• _WHAT TO WORK ON_
Each line of the records below that contains "units" needs to be copied.
==================================================
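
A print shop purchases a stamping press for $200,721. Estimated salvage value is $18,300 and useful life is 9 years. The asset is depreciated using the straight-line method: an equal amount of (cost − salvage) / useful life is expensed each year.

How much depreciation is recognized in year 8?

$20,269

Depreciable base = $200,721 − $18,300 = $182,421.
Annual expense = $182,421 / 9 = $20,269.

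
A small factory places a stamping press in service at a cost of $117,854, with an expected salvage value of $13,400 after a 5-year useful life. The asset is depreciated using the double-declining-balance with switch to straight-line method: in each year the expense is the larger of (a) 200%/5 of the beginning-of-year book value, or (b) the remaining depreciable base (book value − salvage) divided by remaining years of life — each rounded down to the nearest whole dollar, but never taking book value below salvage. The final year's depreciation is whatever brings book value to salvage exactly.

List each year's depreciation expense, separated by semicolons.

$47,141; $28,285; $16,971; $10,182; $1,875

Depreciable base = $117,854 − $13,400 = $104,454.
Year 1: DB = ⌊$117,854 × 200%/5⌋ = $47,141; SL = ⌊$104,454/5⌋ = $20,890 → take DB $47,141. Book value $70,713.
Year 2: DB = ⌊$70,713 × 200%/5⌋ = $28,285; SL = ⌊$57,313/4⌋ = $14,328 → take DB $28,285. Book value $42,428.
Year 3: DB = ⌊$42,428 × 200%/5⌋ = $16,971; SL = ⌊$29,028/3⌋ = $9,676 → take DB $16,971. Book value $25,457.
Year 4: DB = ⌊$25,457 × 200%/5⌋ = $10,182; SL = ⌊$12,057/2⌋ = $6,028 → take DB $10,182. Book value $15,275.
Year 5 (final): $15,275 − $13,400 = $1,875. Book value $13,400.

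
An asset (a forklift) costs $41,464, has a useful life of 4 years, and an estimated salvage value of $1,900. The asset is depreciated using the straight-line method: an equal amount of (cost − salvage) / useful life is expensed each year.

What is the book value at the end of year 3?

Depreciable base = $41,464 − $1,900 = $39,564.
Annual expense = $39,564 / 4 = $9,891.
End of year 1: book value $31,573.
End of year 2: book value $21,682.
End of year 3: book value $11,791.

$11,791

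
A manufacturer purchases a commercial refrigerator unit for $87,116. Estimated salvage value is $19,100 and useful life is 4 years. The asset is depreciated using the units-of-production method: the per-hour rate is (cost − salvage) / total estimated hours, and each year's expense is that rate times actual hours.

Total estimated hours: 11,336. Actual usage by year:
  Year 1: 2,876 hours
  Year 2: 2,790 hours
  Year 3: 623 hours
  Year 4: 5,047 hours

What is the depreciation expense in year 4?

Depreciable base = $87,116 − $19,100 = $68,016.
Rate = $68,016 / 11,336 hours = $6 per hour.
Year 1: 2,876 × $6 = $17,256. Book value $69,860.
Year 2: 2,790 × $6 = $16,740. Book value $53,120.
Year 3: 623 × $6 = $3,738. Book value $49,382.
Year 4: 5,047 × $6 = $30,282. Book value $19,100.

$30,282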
==================================================
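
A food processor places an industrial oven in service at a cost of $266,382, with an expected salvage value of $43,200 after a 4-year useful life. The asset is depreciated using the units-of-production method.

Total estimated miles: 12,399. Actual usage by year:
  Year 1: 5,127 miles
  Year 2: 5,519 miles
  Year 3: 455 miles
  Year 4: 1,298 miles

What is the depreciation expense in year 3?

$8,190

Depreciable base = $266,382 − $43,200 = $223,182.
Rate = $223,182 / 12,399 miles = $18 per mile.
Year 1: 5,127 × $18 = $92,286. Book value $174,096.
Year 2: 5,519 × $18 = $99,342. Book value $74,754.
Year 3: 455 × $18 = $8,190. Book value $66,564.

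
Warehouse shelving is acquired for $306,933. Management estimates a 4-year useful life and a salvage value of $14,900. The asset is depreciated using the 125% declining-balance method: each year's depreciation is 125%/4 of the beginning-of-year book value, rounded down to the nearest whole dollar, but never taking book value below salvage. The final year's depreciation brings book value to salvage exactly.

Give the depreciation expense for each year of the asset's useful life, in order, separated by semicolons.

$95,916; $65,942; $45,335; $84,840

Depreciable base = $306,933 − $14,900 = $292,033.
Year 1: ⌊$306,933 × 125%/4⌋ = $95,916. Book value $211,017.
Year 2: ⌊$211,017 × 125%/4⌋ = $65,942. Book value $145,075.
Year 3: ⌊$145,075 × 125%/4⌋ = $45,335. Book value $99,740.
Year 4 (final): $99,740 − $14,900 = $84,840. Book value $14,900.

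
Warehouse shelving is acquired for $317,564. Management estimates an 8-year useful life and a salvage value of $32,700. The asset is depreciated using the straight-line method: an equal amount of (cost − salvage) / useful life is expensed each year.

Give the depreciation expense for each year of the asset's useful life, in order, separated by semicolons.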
==================================================
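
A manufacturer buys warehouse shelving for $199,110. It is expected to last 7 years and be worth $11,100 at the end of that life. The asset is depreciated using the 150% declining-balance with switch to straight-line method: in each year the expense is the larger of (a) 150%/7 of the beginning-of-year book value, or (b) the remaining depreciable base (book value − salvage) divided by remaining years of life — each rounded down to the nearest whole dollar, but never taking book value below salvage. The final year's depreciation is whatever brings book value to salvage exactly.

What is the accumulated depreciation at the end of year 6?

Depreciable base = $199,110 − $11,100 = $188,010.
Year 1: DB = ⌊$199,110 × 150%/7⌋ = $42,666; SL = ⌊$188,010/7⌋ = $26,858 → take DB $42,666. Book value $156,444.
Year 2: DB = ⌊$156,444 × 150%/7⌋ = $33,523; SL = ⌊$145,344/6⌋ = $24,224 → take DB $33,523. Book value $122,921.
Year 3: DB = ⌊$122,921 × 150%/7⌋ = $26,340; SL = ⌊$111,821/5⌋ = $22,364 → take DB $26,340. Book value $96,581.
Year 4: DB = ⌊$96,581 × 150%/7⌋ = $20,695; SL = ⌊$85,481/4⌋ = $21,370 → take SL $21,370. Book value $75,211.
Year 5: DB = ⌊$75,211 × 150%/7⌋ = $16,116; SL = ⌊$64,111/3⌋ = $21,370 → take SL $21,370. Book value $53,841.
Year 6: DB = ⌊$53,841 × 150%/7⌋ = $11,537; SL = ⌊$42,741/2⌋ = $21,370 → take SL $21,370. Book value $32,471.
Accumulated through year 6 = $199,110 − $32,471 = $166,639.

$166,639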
==================================================
• _EXERCISE OUTPUT_
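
A manufacturer purchases a commercial refrigerator unit for $87,116. Estimated salvage value is $19,100 and useful life is 4 years. The asset is depreciated using the units-of-production method: the per-hour rate is (cost − salvage) / total estimated hours, and each year's expense is that rate times actual hours.
A food processor places an industrial oven in service at a cost of $266,382, with an expected salvage value of $43,200 after a 4-year useful life. The asset is depreciated using the units-of-production method.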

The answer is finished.